WHAT THE TASK REQUIRES: The output should consist solely of the line containing "Given H(X,Y) = 3.1" and the lines that follow it through the end of the data below.

+---+

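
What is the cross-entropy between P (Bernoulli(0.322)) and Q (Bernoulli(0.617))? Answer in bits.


H(P,Q) = -p*log2(q) - (1-p)*log2(1-q). -0.322*log2(0.617) = 0.224324; -0.678*log2(0.383) = 0.938748. H(P,Q) = 0.224324 + 0.938748 = 1.1631

1.1631 bits


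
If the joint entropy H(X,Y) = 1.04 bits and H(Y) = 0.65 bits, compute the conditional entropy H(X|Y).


H(X|Y) = H(X,Y) - H(Y) = 1.04 - 0.65 = 0.39

0.39 bits


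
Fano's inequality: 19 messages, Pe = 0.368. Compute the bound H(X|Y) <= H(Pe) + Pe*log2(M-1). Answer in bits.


H(Pe) = -Pe*log2(Pe) - (1-Pe)*log2(1-Pe) = -0.368*log2(0.368) - 0.632*log2(0.632) = 0.530738 + 0.418386 = 0.9491. Pe*log2(M-1) = 0.368*log2(18) = 1.534532. Bound = H(Pe) + Pe*log2(M-1) = 0.530738 + 0.418386 + 1.534532 = 2.4837

2.4837 bits


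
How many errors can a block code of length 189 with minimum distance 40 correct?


Correction capability = floor((d-1)/2) = floor((40-1)/2) = 19

19 errors


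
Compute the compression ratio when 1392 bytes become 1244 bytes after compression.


Ratio = original / compressed = 1392 / 1244 = 1.119

1.119


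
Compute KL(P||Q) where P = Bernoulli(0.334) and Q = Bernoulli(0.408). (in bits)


KL = p*log2(p/q) + (1-p)*log2((1-p)/(1-q)) = 0.334*log2(0.334/0.408) + 0.666*log2(0.666/0.592) = 0.0167

0.0167 bits


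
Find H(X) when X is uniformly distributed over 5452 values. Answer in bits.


H = log2(n) = log2(5452) = 12.4126

12.4126 bits


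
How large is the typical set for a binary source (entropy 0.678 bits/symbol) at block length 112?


log2|A_typical| = nH = 112 * 0.678 = 75.936, so |A_typical| ~ 2^75.936 = 7.228e+22

7.228e+22


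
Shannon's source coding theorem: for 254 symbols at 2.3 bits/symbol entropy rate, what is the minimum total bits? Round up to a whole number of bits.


Minimum bits >= n * H = 254 * 2.3 = 584.2, rounded up to a whole number of bits = 585

585 bits


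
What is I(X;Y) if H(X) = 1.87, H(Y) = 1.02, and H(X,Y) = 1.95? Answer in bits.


I(X;Y) = H(X) + H(Y) - H(X,Y) = 1.87 + 1.02 - 1.95 = 0.94

0.94 bits


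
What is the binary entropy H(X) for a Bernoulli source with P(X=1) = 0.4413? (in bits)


H = -p*log2(p) - (1-p)*log2(1-p). -0.4413*log2(0.4413) = 0.520808; -0.5587*log2(0.5587) = 0.469227. H = 0.520808 + 0.469227 = 0.99

0.99 bits


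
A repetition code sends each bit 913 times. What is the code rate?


Rate = k/n = 1/913

1/913


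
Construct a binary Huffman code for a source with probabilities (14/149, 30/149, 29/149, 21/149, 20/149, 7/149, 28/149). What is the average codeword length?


Huffman construction (repeatedly merge the two least-probable nodes; each merge adds 1 bit to every symbol beneath it): 7/149 + 14/149 = 21/149; 20/149 + 21/149 = 41/149; 21/149 + 28/149 = 49/149; 29/149 + 30/149 = 59/149; 41/149 + 49/149 = 90/149; 59/149 + 90/149 = 1. Resulting codeword lengths (in the order the probabilities were given): (4, 2, 2, 3, 3, 4, 3). L_avg = sum(p_i * l_i) = 14/149*4 + 30/149*2 + 29/149*2 + 21/149*3 + 20/149*3 + 7/149*4 + 28/149*3 = 409/149 = 2.745

2.745 bits


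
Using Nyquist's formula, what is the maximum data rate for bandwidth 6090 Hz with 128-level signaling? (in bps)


Rate = 2 * B * log2(M) = 2 * 6090 * 7.0 = 85260.0

85260.0 bps


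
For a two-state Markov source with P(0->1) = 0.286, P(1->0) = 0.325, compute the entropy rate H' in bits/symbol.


Stationary distribution: pi_0 = p10/(p01+p10) = 0.5319, pi_1 = 0.4681. Entropy rate H' = pi_0*H(p01) + pi_1*H(p10) = 0.5319*0.8635 + 0.4681*0.9097 = 0.8851

0.8851 bits/symbol


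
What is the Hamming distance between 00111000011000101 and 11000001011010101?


Count differing positions: ^ ^ ^ ^ ^ . . ^ . . . . ^ . . . . = 7 differences

7


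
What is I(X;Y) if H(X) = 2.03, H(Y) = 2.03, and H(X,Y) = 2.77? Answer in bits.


I(X;Y) = H(X) + H(Y) - H(X,Y) = 2.03 + 2.03 - 2.77 = 1.29

1.29 bits


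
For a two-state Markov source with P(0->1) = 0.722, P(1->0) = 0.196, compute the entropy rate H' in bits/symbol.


Stationary distribution: pi_0 = p10/(p01+p10) = 0.2135, pi_1 = 0.7865. Entropy rate H' = pi_0*H(p01) + pi_1*H(p10) = 0.2135*0.8527 + 0.7865*0.7139 = 0.7435

0.7435 bits/symbol


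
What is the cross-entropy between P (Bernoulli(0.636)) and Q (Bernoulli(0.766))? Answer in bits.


H(P,Q) = -p*log2(q) - (1-p)*log2(1-q). -0.636*log2(0.766) = 0.244595; -0.364*log2(0.234) = 0.762733. H(P,Q) = 0.244595 + 0.762733 = 1.0073

1.0073 bits


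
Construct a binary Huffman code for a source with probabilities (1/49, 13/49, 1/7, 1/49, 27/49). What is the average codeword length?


Huffman construction (repeatedly merge the two least-probable nodes; each merge adds 1 bit to every symbol beneath it): 1/49 + 1/49 = 2/49; 2/49 + 1/7 = 9/49; 9/49 + 13/49 = 22/49; 22/49 + 27/49 = 1. Resulting codeword lengths (in the order the probabilities were given): (4, 2, 3, 4, 1). L_avg = sum(p_i * l_i) = 1/49*4 + 13/49*2 + 1/7*3 + 1/49*4 + 27/49*1 = 82/49 = 1.6735

1.6735 bits


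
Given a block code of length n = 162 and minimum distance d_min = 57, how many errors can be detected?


Detection capability = d_min - 1 = 57 - 1 = 56

56 errors


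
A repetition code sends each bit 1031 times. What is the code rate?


Rate = k/n = 1/1031

1/1031


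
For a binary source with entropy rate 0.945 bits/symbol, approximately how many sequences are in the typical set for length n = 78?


log2|A_typical| = nH = 78 * 0.945 = 73.71, so |A_typical| ~ 2^73.71 = 1.545e+22

1.545e+22


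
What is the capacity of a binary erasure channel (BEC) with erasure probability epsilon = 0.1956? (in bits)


C = 1 - epsilon = 1 - 0.1956 = 0.8044

0.8044 bits


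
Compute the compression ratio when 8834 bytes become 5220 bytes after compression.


Ratio = original / compressed = 8834 / 5220 = 1.6923

1.6923


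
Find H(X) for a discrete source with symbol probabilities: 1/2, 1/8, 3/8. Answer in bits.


H = -sum(p_i * log2(p_i)). Terms: -(1/2)*log2(1/2) = 0.500000; -(1/8)*log2(1/8) = 0.375000; -(3/8)*log2(3/8) = 0.530639. H = 0.500000 + 0.375000 + 0.530639 = 1.4056

1.4056 bits


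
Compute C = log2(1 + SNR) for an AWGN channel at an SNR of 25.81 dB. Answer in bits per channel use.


SNR_linear = 10^(25.81/10) = 381.0658; C = log2(1 + SNR_linear) = log2(1 + 381.0658) = 8.5777

8.5777 bits/channel use


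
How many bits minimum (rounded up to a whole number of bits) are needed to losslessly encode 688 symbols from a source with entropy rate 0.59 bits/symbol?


Minimum bits >= n * H = 688 * 0.59 = 405.92, rounded up to a whole number of bits = 406

406 bits


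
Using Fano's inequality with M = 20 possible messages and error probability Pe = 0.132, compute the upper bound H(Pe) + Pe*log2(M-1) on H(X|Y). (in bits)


H(Pe) = -Pe*log2(Pe) - (1-Pe)*log2(1-Pe) = -0.132*log2(0.132) - 0.868*log2(0.868) = 0.385624 + 0.177274 = 0.5629. Pe*log2(M-1) = 0.132*log2(19) = 0.560726. Bound = H(Pe) + Pe*log2(M-1) = 0.385624 + 0.177274 + 0.560726 = 1.1236

1.1236 bits


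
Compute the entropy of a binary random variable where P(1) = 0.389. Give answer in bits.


H = -p*log2(p) - (1-p)*log2(1-p). -0.389*log2(0.389) = 0.529879; -0.611*log2(0.611) = 0.434272. H = 0.529879 + 0.434272 = 0.9642

0.9642 bits


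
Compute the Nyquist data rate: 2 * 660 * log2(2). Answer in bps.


Rate = 2 * B * log2(M) = 2 * 660 * 1.0 = 1320.0

1320.0 bps


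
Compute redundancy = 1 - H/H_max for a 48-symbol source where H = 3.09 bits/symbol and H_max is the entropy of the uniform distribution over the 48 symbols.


H_max = log2(K) = log2(48) = 5.585 bits/symbol. Redundancy = 1 - H/H_max = 1 - 3.09/5.585 = 1 - 0.5533 = 0.4467

0.4467


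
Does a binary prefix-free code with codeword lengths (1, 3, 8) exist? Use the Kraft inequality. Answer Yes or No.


Kraft sum = sum(2^(-l_i)) = 0.6289, need <= 1. Result: satisfied (a binary prefix-free code with these lengths exists)

Yes


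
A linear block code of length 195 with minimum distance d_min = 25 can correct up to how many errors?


Correction capability = floor((d-1)/2) = floor((25-1)/2) = 12

12 errors


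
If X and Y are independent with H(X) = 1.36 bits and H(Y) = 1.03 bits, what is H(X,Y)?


For independent variables, H(X,Y) = H(X) + H(Y) = 1.36 + 1.03 = 2.39

2.39 bits


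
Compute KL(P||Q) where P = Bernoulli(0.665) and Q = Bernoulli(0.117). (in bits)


KL = p*log2(p/q) + (1-p)*log2((1-p)/(1-q)) = 0.665*log2(0.665/0.117) + 0.335*log2(0.335/0.883) = 1.1986

1.1986 bits


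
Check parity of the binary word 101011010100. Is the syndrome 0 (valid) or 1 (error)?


Syndrome = XOR of all bits = 1 XOR 0 XOR 1 XOR 0 XOR 1 XOR 1 XOR 0 XOR 1 XOR 0 XOR 1 XOR 0 XOR 0 = 0

0


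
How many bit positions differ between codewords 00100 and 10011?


Count differing positions: ^ . ^ ^ ^ = 4 differences

4


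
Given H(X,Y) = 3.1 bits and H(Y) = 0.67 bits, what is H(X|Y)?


H(X|Y) = H(X,Y) - H(Y) = 3.1 - 0.67 = 2.43

2.43 bits


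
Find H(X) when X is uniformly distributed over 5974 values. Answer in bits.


H = log2(n) = log2(5974) = 12.5445

12.5445 bits


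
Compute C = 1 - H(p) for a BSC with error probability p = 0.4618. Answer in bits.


H(p) = -p*log2(p) - (1-p)*log2(1-p) = -0.4618*log2(0.4618) - 0.5382*log2(0.5382) = 0.514750 + 0.481035 = 0.9958. C = 1 - H(p) = 1 - 0.9958 = 0.0042

0.0042 bits


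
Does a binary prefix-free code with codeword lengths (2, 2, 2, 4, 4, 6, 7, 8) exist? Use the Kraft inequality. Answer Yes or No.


Kraft sum = sum(2^(-l_i)) = 0.9023, need <= 1. Result: satisfied (a binary prefix-free code with these lengths exists)

Yes


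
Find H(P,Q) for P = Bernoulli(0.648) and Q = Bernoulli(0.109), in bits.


H(P,Q) = -p*log2(q) - (1-p)*log2(1-q). -0.648*log2(0.109) = 2.072045; -0.352*log2(0.891) = 0.058609. H(P,Q) = 2.072045 + 0.058609 = 2.1307

2.1307 bits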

+---+

SOLUTION FOR THIS PROBLEM:
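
Given H(X,Y) = 3.1 bits and H(Y) = 0.67 bits, what is H(X|Y)?


H(X|Y) = H(X,Y) - H(Y) = 3.1 - 0.67 = 2.43

2.43 bits


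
Find H(X) when X is uniformly distributed over 5974 values. Answer in bits.


H = log2(n) = log2(5974) = 12.5445

12.5445 bits


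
Compute C = 1 - H(p) for a BSC with error probability p = 0.4618. Answer in bits.


H(p) = -p*log2(p) - (1-p)*log2(1-p) = -0.4618*log2(0.4618) - 0.5382*log2(0.5382) = 0.514750 + 0.481035 = 0.9958. C = 1 - H(p) = 1 - 0.9958 = 0.0042

0.0042 bits


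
Does a binary prefix-free code with codeword lengths (2, 2, 2, 4, 4, 6, 7, 8) exist? Use the Kraft inequality. Answer Yes or No.


Kraft sum = sum(2^(-l_i)) = 0.9023, need <= 1. Result: satisfied (a binary prefix-free code with these lengths exists)

Yes


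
Find H(P,Q) for P = Bernoulli(0.648) and Q = Bernoulli(0.109), in bits.


H(P,Q) = -p*log2(q) - (1-p)*log2(1-q). -0.648*log2(0.109) = 2.072045; -0.352*log2(0.891) = 0.058609. H(P,Q) = 2.072045 + 0.058609 = 2.1307

2.1307 bits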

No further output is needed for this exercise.